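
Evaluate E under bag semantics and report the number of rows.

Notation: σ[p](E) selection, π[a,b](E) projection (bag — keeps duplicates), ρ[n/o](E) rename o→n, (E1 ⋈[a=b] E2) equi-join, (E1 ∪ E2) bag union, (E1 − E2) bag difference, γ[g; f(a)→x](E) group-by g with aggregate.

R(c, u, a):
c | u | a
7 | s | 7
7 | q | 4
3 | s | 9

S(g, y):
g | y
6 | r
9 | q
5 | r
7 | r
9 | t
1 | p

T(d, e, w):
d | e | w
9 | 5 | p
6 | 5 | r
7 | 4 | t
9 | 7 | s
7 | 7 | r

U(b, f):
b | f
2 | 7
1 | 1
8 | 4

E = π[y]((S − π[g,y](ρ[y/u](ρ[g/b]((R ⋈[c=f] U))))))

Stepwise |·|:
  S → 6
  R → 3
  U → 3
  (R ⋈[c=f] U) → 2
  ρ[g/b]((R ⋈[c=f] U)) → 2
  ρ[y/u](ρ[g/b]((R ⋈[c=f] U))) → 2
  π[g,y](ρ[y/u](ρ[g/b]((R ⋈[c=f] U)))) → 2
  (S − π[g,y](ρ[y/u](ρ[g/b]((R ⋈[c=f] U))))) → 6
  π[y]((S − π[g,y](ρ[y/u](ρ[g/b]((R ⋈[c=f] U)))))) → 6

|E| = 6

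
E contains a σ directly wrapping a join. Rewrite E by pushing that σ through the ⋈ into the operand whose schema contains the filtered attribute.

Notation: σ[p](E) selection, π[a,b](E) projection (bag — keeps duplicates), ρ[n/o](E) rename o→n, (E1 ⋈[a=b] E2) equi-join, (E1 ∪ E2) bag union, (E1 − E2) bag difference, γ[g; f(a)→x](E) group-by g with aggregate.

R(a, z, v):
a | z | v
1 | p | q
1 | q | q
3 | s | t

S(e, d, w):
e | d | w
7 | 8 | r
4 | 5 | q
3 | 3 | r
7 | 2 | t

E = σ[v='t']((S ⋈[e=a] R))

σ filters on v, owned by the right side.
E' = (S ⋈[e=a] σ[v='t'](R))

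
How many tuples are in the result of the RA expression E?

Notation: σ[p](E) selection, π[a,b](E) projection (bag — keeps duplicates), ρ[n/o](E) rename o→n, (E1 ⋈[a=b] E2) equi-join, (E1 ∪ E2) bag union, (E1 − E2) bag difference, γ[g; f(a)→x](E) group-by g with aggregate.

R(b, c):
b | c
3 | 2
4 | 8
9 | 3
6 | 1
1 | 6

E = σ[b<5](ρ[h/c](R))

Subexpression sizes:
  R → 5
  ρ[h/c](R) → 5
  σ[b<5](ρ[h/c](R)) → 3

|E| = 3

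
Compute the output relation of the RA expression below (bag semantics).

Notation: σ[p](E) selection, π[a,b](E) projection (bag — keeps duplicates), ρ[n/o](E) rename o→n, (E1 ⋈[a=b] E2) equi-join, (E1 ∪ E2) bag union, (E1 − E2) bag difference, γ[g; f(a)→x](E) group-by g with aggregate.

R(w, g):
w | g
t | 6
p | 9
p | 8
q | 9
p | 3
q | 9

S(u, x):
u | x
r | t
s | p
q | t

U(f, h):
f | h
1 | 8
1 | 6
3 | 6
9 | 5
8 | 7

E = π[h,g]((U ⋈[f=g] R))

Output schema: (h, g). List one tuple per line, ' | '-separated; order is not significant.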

******************************

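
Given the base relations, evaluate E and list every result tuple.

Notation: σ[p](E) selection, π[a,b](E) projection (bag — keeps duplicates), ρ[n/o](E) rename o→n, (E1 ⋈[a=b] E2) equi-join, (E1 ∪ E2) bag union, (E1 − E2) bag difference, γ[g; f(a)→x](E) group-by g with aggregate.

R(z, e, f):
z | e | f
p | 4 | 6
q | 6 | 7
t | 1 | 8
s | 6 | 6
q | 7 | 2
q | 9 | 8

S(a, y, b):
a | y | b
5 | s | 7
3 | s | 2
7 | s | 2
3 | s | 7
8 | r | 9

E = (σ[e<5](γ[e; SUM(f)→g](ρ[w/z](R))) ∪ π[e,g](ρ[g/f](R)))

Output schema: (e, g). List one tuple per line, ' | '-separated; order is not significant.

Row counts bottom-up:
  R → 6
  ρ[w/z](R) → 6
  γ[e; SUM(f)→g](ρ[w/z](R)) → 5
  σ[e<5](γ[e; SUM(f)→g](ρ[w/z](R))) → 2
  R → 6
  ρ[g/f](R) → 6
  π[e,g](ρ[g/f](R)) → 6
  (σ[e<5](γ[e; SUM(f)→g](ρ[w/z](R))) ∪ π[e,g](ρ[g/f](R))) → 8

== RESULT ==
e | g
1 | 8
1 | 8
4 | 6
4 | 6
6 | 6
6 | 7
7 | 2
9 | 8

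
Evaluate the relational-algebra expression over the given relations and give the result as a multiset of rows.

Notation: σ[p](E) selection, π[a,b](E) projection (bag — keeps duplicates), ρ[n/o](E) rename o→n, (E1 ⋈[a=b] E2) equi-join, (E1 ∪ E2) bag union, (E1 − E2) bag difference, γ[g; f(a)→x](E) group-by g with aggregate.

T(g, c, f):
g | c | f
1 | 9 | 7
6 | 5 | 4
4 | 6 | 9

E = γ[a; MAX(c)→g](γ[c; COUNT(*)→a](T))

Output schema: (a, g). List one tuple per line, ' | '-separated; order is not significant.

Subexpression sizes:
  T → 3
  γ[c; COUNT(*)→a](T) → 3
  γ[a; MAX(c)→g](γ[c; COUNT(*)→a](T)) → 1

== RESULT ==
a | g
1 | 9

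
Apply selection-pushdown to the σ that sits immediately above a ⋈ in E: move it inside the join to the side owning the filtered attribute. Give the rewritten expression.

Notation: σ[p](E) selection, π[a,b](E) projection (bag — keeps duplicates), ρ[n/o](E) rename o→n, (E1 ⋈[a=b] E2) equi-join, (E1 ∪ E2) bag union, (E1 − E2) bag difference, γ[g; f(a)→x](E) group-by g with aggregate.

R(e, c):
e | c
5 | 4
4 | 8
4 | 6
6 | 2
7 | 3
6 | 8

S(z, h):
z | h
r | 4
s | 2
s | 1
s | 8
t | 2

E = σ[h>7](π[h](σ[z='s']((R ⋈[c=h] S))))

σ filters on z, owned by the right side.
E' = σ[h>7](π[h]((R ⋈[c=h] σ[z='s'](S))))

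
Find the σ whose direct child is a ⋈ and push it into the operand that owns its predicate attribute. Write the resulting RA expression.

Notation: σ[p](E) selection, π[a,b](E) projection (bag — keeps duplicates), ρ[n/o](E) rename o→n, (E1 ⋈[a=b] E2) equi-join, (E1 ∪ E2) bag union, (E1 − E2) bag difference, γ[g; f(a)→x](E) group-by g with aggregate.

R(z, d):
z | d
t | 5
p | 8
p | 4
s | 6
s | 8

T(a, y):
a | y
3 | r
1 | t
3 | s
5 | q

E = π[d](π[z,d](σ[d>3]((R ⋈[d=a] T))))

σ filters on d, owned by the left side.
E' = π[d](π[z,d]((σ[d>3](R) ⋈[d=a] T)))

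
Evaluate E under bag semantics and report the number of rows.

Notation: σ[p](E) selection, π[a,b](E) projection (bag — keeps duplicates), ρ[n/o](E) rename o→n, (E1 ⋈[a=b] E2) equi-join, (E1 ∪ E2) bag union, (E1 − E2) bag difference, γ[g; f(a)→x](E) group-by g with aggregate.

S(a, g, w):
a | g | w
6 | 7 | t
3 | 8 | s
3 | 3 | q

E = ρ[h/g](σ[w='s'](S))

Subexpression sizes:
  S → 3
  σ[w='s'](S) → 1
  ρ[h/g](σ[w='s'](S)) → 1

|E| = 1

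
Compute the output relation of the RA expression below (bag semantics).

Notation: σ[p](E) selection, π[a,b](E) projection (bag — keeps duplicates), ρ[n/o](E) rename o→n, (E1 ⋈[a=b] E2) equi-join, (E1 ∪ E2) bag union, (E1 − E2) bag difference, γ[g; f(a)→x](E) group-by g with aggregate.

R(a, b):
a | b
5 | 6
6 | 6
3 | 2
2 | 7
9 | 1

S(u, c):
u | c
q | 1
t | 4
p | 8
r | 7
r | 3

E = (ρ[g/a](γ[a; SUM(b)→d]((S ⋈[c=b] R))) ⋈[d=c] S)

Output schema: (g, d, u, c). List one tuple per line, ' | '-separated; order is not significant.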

******************************

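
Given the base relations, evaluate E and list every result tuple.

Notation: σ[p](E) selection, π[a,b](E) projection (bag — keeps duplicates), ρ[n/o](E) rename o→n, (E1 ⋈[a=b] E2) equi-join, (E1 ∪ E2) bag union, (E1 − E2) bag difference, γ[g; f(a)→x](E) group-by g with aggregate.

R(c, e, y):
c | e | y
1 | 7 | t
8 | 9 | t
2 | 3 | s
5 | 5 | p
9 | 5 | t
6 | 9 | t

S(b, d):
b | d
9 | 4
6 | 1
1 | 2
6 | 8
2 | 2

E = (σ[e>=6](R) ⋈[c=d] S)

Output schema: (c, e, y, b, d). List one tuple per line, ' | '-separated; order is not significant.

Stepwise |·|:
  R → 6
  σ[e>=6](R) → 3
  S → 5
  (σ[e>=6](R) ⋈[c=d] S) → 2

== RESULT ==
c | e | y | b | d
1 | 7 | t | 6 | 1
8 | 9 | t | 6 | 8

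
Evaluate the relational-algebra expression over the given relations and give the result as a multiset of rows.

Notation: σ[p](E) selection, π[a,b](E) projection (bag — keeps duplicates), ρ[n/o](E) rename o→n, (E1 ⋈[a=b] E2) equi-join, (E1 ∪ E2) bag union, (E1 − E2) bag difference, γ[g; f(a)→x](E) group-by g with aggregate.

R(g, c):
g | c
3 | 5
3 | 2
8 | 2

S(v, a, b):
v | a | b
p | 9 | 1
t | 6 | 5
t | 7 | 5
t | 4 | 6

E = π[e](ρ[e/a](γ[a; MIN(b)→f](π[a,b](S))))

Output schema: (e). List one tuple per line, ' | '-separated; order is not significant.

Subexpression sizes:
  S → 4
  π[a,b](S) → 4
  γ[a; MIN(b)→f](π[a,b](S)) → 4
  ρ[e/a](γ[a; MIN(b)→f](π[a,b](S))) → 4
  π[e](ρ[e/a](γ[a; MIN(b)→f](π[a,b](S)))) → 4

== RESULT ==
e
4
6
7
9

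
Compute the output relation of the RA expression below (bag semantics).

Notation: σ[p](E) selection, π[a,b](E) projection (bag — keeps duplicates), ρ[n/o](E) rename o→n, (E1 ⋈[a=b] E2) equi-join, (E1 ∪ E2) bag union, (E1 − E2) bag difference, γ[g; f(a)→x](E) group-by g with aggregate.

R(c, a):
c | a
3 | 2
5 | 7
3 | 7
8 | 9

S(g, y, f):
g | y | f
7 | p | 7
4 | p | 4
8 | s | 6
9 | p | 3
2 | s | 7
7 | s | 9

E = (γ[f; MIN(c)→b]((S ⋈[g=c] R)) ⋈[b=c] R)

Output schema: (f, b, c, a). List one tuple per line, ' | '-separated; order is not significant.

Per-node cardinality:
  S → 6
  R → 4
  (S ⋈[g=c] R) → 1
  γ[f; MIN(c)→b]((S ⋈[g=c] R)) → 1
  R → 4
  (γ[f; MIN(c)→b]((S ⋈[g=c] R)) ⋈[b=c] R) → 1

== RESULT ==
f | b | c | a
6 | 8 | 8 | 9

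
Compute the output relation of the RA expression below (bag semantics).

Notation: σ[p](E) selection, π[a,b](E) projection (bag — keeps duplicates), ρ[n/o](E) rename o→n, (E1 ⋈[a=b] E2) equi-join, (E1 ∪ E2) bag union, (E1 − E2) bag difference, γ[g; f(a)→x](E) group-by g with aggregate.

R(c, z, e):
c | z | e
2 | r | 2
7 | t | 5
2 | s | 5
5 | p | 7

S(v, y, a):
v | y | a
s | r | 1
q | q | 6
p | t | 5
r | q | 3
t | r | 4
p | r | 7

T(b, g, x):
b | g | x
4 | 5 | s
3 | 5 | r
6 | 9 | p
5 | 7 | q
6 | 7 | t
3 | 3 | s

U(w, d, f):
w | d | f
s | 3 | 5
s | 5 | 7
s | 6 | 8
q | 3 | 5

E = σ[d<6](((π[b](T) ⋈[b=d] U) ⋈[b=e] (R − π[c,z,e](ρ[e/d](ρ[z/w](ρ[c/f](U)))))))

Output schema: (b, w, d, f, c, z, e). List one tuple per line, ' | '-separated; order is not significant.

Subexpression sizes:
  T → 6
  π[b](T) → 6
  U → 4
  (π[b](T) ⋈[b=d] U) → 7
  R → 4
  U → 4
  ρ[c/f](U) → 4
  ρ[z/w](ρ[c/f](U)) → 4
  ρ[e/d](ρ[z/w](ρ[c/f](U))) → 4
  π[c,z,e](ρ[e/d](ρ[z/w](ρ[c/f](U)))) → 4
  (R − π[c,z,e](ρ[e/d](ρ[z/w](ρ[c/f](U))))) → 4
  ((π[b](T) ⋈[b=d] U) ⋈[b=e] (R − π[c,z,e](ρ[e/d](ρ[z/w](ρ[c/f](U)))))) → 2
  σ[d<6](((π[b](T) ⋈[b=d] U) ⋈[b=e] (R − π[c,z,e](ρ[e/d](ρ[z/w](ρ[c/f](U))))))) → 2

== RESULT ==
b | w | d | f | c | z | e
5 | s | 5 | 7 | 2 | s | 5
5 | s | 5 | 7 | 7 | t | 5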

******************************

- _WHAT IS EXPECTED_
Each line above that holds the string "into" should be copied and shown.

- _WRITTEN SOLUTION_
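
E contains a σ directly wrapping a join. Rewrite E by pushing that σ through the ⋈ into the operand whose schema contains the filtered attribute.
Find the σ whose direct child is a ⋈ and push it into the operand that owns its predicate attribute. Write the resulting RA expression.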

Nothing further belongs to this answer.